* Task statement *
Your job with the data below is to output exactly the lines from the one holding "constants is ⊤." down to the one holding "1) mod 6; f(⊥)=⊥; f(⊤)=⊤", both included, and no others.
*** Data under study Section Begins ***
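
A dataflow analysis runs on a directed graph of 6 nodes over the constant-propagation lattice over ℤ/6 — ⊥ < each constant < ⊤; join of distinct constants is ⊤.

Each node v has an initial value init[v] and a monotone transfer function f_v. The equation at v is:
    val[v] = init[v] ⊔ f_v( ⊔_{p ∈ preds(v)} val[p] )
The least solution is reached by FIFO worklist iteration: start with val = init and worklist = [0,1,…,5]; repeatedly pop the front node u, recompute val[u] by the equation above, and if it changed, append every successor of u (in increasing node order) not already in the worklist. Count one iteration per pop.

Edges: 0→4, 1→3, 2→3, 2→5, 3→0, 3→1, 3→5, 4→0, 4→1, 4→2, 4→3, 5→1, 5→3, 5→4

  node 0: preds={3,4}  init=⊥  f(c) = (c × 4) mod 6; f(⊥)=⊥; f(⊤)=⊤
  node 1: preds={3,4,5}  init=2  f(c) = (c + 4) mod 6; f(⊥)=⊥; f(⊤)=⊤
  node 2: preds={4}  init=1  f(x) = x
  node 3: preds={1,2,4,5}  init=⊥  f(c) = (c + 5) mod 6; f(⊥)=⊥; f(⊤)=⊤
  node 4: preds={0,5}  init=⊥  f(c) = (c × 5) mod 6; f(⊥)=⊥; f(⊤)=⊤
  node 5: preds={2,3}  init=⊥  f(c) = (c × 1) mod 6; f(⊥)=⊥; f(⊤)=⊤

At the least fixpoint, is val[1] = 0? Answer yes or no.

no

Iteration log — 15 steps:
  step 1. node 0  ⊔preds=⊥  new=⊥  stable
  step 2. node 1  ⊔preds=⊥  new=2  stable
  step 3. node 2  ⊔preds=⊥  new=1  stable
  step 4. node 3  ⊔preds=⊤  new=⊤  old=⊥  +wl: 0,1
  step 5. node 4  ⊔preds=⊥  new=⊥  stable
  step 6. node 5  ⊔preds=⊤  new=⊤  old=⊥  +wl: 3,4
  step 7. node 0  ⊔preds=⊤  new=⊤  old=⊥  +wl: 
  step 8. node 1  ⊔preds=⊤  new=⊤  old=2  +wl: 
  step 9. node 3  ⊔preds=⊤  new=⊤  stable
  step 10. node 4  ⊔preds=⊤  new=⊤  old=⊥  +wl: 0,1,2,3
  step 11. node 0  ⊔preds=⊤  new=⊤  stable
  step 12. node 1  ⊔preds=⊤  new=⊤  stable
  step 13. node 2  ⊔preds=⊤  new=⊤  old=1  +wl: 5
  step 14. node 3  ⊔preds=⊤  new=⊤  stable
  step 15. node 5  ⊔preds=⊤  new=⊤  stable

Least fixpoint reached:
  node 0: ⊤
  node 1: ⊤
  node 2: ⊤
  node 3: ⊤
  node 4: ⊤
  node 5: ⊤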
*** Data under study Section Ends ***
*** Data under study Section Begins ***
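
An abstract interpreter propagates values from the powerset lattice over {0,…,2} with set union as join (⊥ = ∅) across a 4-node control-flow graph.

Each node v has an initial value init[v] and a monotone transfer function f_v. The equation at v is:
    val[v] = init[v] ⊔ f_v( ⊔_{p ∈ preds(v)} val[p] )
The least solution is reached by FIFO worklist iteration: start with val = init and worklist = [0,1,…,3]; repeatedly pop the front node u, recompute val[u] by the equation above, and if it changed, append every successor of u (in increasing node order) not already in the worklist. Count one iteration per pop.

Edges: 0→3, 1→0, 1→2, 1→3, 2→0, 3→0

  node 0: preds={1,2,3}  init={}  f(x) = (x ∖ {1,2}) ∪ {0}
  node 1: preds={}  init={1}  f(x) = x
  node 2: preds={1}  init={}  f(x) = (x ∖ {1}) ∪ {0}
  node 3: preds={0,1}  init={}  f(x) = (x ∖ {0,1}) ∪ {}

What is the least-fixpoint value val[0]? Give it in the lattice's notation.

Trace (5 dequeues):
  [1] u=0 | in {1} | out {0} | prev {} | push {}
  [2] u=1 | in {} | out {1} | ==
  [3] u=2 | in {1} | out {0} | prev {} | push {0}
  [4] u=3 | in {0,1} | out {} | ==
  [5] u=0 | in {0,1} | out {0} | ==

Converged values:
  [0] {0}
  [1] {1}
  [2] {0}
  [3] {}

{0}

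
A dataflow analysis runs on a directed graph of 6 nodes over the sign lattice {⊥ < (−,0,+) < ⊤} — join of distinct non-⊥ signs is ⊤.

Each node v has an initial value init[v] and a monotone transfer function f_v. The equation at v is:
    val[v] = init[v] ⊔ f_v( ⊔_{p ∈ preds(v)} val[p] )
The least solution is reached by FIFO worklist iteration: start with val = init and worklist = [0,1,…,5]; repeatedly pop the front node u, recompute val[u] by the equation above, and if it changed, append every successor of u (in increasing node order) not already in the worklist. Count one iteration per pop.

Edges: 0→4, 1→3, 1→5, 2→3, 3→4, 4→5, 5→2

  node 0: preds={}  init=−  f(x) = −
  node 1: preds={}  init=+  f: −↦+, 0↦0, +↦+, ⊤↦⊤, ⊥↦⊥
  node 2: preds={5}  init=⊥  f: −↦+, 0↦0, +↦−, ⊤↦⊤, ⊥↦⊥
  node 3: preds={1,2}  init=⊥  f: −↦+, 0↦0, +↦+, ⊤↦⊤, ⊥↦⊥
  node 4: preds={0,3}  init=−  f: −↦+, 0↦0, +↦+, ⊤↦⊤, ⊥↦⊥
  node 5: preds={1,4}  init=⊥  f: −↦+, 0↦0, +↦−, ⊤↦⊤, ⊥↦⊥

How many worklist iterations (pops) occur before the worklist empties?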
*** Data under study Section Ends ***
* Answer below *
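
A dataflow analysis runs on a directed graph of 6 nodes over the constant-propagation lattice over ℤ/6 — ⊥ < each constant < ⊤; join of distinct constants is ⊤.

Each node v has an initial value init[v] and a monotone transfer function f_v. The equation at v is:
    val[v] = init[v] ⊔ f_v( ⊔_{p ∈ preds(v)} val[p] )
The least solution is reached by FIFO worklist iteration: start with val = init and worklist = [0,1,…,5]; repeatedly pop the front node u, recompute val[u] by the equation above, and if it changed, append every successor of u (in increasing node order) not already in the worklist. Count one iteration per pop.

Edges: 0→4, 1→3, 2→3, 2→5, 3→0, 3→1, 3→5, 4→0, 4→1, 4→2, 4→3, 5→1, 5→3, 5→4

  node 0: preds={3,4}  init=⊥  f(c) = (c × 4) mod 6; f(⊥)=⊥; f(⊤)=⊤
  node 1: preds={3,4,5}  init=2  f(c) = (c + 4) mod 6; f(⊥)=⊥; f(⊤)=⊤
  node 2: preds={4}  init=1  f(x) = x
  node 3: preds={1,2,4,5}  init=⊥  f(c) = (c + 5) mod 6; f(⊥)=⊥; f(⊤)=⊤
  node 4: preds={0,5}  init=⊥  f(c) = (c × 5) mod 6; f(⊥)=⊥; f(⊤)=⊤
  node 5: preds={2,3}  init=⊥  f(c) = (c × 1) mod 6; f(⊥)=⊥; f(⊤)=⊤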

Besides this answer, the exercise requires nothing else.